# EXERCISE BRIEF
Nothing in the records should be left out; transcribe them exactly.

---------- INPUT

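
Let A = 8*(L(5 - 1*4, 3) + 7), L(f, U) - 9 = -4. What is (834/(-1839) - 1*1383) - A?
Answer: -906905/613 ≈ -1479.5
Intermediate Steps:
L(f, U) = 5 (L(f, U) = 9 - 4 = 5)
A = 96 (A = 8*(5 + 7) = 8*12 = 96)
(834/(-1839) - 1*1383) - A = (834/(-1839) - 1*1383) - 1*96 = (834*(-1/1839) - 1383) - 96 = (-278/613 - 1383) - 96 = -848057/613 - 96 = -906905/613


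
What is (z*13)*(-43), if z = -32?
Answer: 17888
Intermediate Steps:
(z*13)*(-43) = -32*13*(-43) = -416*(-43) = 17888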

--------------------

# TASK RESULT
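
Let A = 8*(L(5 - 1*4, 3) + 7), L(f, U) - 9 = -4. What is (834/(-1839) - 1*1383) - A?
Answer: -906905/613 ≈ -1479.5
Intermediate Steps:
L(f, U) = 5 (L(f, U) = 9 - 4 = 5)
A = 96 (A = 8*(5 + 7) = 8*12 = 96)
(834/(-1839) - 1*1383) - A = (834/(-1839) - 1*1383) - 1*96 = (834*(-1/1839) - 1383) - 96 = (-278/613 - 1383) - 96 = -848057/613 - 96 = -906905/613


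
What is (z*13)*(-43), if z = -32?
Answer: 17888
Intermediate Steps:
(z*13)*(-43) = -32*13*(-43) = -416*(-43) = 17888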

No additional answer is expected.